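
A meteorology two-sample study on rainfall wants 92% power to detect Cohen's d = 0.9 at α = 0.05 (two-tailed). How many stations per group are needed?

z_{α/2} = 1.96, z_β = Φ⁻¹(0.92) = 1.405. For large effect (d = 0.9): n per group = 2(z_{α/2} + z_β)²/d² = 2(1.96 + 1.405)²/0.9² = 28.0 → 28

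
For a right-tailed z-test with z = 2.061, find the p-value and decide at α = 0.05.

p = P(Z > 2.061) = 1 - Φ(2.061) ≈ 0.0197. Since p < 0.05, reject H₀ (significant) at α = 0.05.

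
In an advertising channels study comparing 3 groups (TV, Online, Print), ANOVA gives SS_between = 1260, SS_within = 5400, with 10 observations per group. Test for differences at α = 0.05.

df_between = 2, df_within = 27. F = MS_between/MS_within = 630.0/200.0 = 3.15. F_crit ≈ 3.354. Fail to reject H₀.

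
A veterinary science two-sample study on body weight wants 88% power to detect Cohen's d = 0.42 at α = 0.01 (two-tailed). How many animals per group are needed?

z_{α/2} = 2.576, z_β = Φ⁻¹(0.88) = 1.175. For small effect (d = 0.42): n per group = 2(z_{α/2} + z_β)²/d² = 2(2.576 + 1.175)²/0.42² = 159.5 → 160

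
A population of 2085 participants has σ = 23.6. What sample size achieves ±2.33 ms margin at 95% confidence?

Without FPC: n₀ = (1.96×23.6/2.33)² = 394.116. With FPC: n = n₀N/(n₀+N-1) = 331.6 → n = 332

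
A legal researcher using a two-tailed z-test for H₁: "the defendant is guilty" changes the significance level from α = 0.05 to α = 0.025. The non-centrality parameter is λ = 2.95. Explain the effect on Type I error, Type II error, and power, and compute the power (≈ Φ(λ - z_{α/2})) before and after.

Decreasing α from 0.05 to 0.025:
• Type I error rate decreases (α is the Type I rate by definition).
• Critical value moves from z_{α/2} = 1.96 to 2.241, so power = Φ(λ - z_{α/2}) goes from Φ(2.95 - 1.96) = 0.839 to Φ(2.95 - 2.241) = 0.761.
• Type II error rate β = 1 - power therefore increases (0.161 → 0.239).
Appropriate when false positives are costly — here, convicting an innocent person.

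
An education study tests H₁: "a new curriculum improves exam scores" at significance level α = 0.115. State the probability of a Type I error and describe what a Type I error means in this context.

P(Type I error) = α = 0.115. A Type I error is rejecting H₀ when H₀ is actually true (false positive) — here, concluding that a new curriculum improves exam scores when in fact this is not the case. Consequence: adopting a curriculum that gives no real benefit — disruption for nothing.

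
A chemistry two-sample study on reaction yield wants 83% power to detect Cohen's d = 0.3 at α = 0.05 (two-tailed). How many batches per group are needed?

z_{α/2} = 1.96, z_β = Φ⁻¹(0.83) = 0.954. For small effect (d = 0.3): n per group = 2(z_{α/2} + z_β)²/d² = 2(1.96 + 0.954)²/0.3² = 188.7 → 189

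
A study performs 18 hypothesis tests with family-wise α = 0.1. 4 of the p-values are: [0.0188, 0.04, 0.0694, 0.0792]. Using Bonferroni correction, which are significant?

Bonferroni α = 0.1/18 = 0.00556. None of the given p-values are significant.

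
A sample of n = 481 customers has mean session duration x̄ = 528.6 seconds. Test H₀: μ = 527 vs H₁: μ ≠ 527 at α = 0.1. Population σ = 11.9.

z = (x̄ - μ₀)/(σ/√n) = (528.6 - 527)/(11.9/√481) = 2.949. Critical value: ±1.645. Since |2.949| > 1.645, Reject H₀.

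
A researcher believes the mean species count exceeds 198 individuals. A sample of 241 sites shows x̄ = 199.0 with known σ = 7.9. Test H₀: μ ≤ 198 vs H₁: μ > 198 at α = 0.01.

z = 1.965. Critical value: 2.33. Fail to reject H₀.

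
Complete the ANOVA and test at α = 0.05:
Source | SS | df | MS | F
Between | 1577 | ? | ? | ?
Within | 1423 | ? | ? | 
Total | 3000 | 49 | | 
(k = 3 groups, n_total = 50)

df_between = 2, df_within = 47. MS_between = 788.5, MS_within = 30.28. F = 26.043, F_crit ≈ 3.195. Reject H₀.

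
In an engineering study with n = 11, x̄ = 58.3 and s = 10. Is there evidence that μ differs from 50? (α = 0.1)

t = (x̄ - μ₀)/(s/√n) = (58.3 - 50)/(10/√11) = 2.753. df = 10, critical t = ±1.812. Reject H₀.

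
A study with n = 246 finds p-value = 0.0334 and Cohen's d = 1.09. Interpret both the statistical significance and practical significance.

Statistically significant (p = 0.0334 < 0.05). Cohen's d = 1.09 indicates a large effect size. Both statistical and practical significance should be considered.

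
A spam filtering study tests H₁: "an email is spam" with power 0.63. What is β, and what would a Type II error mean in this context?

β = 1 - power = 1 - 0.63 = 0.37. A Type II error is failing to reject H₀ when H₀ is false (false negative) — here, failing to conclude that an email is spam when in fact it is true. Consequence: a spam email lands in the inbox.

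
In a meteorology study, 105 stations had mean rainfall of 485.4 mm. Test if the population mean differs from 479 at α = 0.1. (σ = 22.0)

z = (x̄ - μ₀)/(σ/√n) = (485.4 - 479)/(22.0/√105) = 2.981. Critical value: ±1.645. Since |2.981| > 1.645, Reject H₀.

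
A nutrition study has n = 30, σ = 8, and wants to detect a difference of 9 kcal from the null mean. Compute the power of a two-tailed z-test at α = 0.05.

SE = σ/√n = 8/√30 = 1.461. Non-centrality λ = d/SE = 9/1.461 = 6.162. Power ≈ Φ(λ - z_{α/2}) = Φ(6.162 - 1.96) = Φ(4.202) = 1.0.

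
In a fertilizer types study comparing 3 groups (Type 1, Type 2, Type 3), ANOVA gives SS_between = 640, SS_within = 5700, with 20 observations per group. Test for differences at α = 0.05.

df_between = 2, df_within = 57. F = MS_between/MS_within = 320.0/100.0 = 3.2. F_crit ≈ 3.159. Reject H₀. At least one mean differs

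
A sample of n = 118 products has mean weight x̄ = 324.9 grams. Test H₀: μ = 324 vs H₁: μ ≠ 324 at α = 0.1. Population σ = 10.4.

z = (x̄ - μ₀)/(σ/√n) = (324.9 - 324)/(10.4/√118) = 0.94. Critical value: ±1.645. Since |0.94| ≤ 1.645, Fail to reject H₀.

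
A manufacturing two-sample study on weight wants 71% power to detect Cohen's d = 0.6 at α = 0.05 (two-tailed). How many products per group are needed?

z_{α/2} = 1.96, z_β = Φ⁻¹(0.71) = 0.553. For medium effect (d = 0.6): n per group = 2(z_{α/2} + z_β)²/d² = 2(1.96 + 0.553)²/0.6² = 35.1 → 36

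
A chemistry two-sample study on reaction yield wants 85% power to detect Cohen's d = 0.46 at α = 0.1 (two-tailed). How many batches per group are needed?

z_{α/2} = 1.645, z_β = Φ⁻¹(0.85) = 1.036. For small effect (d = 0.46): n per group = 2(z_{α/2} + z_β)²/d² = 2(1.645 + 1.036)²/0.46² = 67.9 → 68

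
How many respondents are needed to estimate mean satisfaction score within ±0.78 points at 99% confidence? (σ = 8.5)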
- - - -
→ PROBLEM
Transcribe the entries exactly.

→ REPLY TO THE TASK
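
A meteorology two-sample study on rainfall wants 92% power to detect Cohen's d = 0.9 at α = 0.05 (two-tailed). How many stations per group are needed?

z_{α/2} = 1.96, z_β = Φ⁻¹(0.92) = 1.405. For large effect (d = 0.9): n per group = 2(z_{α/2} + z_β)²/d² = 2(1.96 + 1.405)²/0.9² = 28.0 → 28

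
For a right-tailed z-test with z = 2.061, find the p-value and decide at α = 0.05.

p = P(Z > 2.061) = 1 - Φ(2.061) ≈ 0.0197. Since p < 0.05, reject H₀ (significant) at α = 0.05.

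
In an advertising channels study comparing 3 groups (TV, Online, Print), ANOVA gives SS_between = 1260, SS_within = 5400, with 10 observations per group. Test for differences at α = 0.05.

df_between = 2, df_within = 27. F = MS_between/MS_within = 630.0/200.0 = 3.15. F_crit ≈ 3.354. Fail to reject H₀.

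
A veterinary science two-sample study on body weight wants 88% power to detect Cohen's d = 0.42 at α = 0.01 (two-tailed). How many animals per group are needed?

z_{α/2} = 2.576, z_β = Φ⁻¹(0.88) = 1.175. For small effect (d = 0.42): n per group = 2(z_{α/2} + z_β)²/d² = 2(2.576 + 1.175)²/0.42² = 159.5 → 160

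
A population of 2085 participants has σ = 23.6. What sample size achieves ±2.33 ms margin at 95% confidence?

Without FPC: n₀ = (1.96×23.6/2.33)² = 394.116. With FPC: n = n₀N/(n₀+N-1) = 331.6 → n = 332

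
A legal researcher using a two-tailed z-test for H₁: "the defendant is guilty" changes the significance level from α = 0.05 to α = 0.025. The non-centrality parameter is λ = 2.95. Explain the effect on Type I error, Type II error, and power, and compute the power (≈ Φ(λ - z_{α/2})) before and after.

Decreasing α from 0.05 to 0.025:
• Type I error rate decreases (α is the Type I rate by definition).
• Critical value moves from z_{α/2} = 1.96 to 2.241, so power = Φ(λ - z_{α/2}) goes from Φ(2.95 - 1.96) = 0.839 to Φ(2.95 - 2.241) = 0.761.
• Type II error rate β = 1 - power therefore increases (0.161 → 0.239).
Appropriate when false positives are costly — here, convicting an innocent person.

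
An education study tests H₁: "a new curriculum improves exam scores" at significance level α = 0.115. State the probability of a Type I error and describe what a Type I error means in this context.

P(Type I error) = α = 0.115. A Type I error is rejecting H₀ when H₀ is actually true (false positive) — here, concluding that a new curriculum improves exam scores when in fact this is not the case. Consequence: adopting a curriculum that gives no real benefit — disruption for nothing.

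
A chemistry two-sample study on reaction yield wants 83% power to detect Cohen's d = 0.3 at α = 0.05 (two-tailed). How many batches per group are needed?

z_{α/2} = 1.96, z_β = Φ⁻¹(0.83) = 0.954. For small effect (d = 0.3): n per group = 2(z_{α/2} + z_β)²/d² = 2(1.96 + 0.954)²/0.3² = 188.7 → 189

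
A study performs 18 hypothesis tests with family-wise α = 0.1. 4 of the p-values are: [0.0188, 0.04, 0.0694, 0.0792]. Using Bonferroni correction, which are significant?

Bonferroni α = 0.1/18 = 0.00556. None of the given p-values are significant.

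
A sample of n = 481 customers has mean session duration x̄ = 528.6 seconds. Test H₀: μ = 527 vs H₁: μ ≠ 527 at α = 0.1. Population σ = 11.9.

z = (x̄ - μ₀)/(σ/√n) = (528.6 - 527)/(11.9/√481) = 2.949. Critical value: ±1.645. Since |2.949| > 1.645, Reject H₀.

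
A researcher believes the mean species count exceeds 198 individuals. A sample of 241 sites shows x̄ = 199.0 with known σ = 7.9. Test H₀: μ ≤ 198 vs H₁: μ > 198 at α = 0.01.

z = 1.965. Critical value: 2.33. Fail to reject H₀.

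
Complete the ANOVA and test at α = 0.05:
Source | SS | df | MS | F
Between | 1577 | ? | ? | ?
Within | 1423 | ? | ? | 
Total | 3000 | 49 | | 
(k = 3 groups, n_total = 50)

df_between = 2, df_within = 47. MS_between = 788.5, MS_within = 30.28. F = 26.043, F_crit ≈ 3.195. Reject H₀.

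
In an engineering study with n = 11, x̄ = 58.3 and s = 10. Is there evidence that μ differs from 50? (α = 0.1)

t = (x̄ - μ₀)/(s/√n) = (58.3 - 50)/(10/√11) = 2.753. df = 10, critical t = ±1.812. Reject H₀.

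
A study with n = 246 finds p-value = 0.0334 and Cohen's d = 1.09. Interpret both the statistical significance and practical significance.

Statistically significant (p = 0.0334 < 0.05). Cohen's d = 1.09 indicates a large effect size. Both statistical and practical significance should be considered.

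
A spam filtering study tests H₁: "an email is spam" with power 0.63. What is β, and what would a Type II error mean in this context?

β = 1 - power = 1 - 0.63 = 0.37. A Type II error is failing to reject H₀ when H₀ is false (false negative) — here, failing to conclude that an email is spam when in fact it is true. Consequence: a spam email lands in the inbox.

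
In a meteorology study, 105 stations had mean rainfall of 485.4 mm. Test if the population mean differs from 479 at α = 0.1. (σ = 22.0)

z = (x̄ - μ₀)/(σ/√n) = (485.4 - 479)/(22.0/√105) = 2.981. Critical value: ±1.645. Since |2.981| > 1.645, Reject H₀.

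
A nutrition study has n = 30, σ = 8, and wants to detect a difference of 9 kcal from the null mean. Compute the power of a two-tailed z-test at α = 0.05.

SE = σ/√n = 8/√30 = 1.461. Non-centrality λ = d/SE = 9/1.461 = 6.162. Power ≈ Φ(λ - z_{α/2}) = Φ(6.162 - 1.96) = Φ(4.202) = 1.0.

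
In a fertilizer types study comparing 3 groups (Type 1, Type 2, Type 3), ANOVA gives SS_between = 640, SS_within = 5700, with 20 observations per group. Test for differences at α = 0.05.

df_between = 2, df_within = 57. F = MS_between/MS_within = 320.0/100.0 = 3.2. F_crit ≈ 3.159. Reject H₀. At least one mean differs

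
A sample of n = 118 products has mean weight x̄ = 324.9 grams. Test H₀: μ = 324 vs H₁: μ ≠ 324 at α = 0.1. Population σ = 10.4.

z = (x̄ - μ₀)/(σ/√n) = (324.9 - 324)/(10.4/√118) = 0.94. Critical value: ±1.645. Since |0.94| ≤ 1.645, Fail to reject H₀.

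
A manufacturing two-sample study on weight wants 71% power to detect Cohen's d = 0.6 at α = 0.05 (two-tailed). How many products per group are needed?

z_{α/2} = 1.96, z_β = Φ⁻¹(0.71) = 0.553. For medium effect (d = 0.6): n per group = 2(z_{α/2} + z_β)²/d² = 2(1.96 + 0.553)²/0.6² = 35.1 → 36

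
A chemistry two-sample study on reaction yield wants 85% power to detect Cohen's d = 0.46 at α = 0.1 (two-tailed). How many batches per group are needed?

z_{α/2} = 1.645, z_β = Φ⁻¹(0.85) = 1.036. For small effect (d = 0.46): n per group = 2(z_{α/2} + z_β)²/d² = 2(1.645 + 1.036)²/0.46² = 67.9 → 68

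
How many respondents are needed to estimate mean satisfaction score within ±0.78 points at 99% confidence? (σ = 8.5)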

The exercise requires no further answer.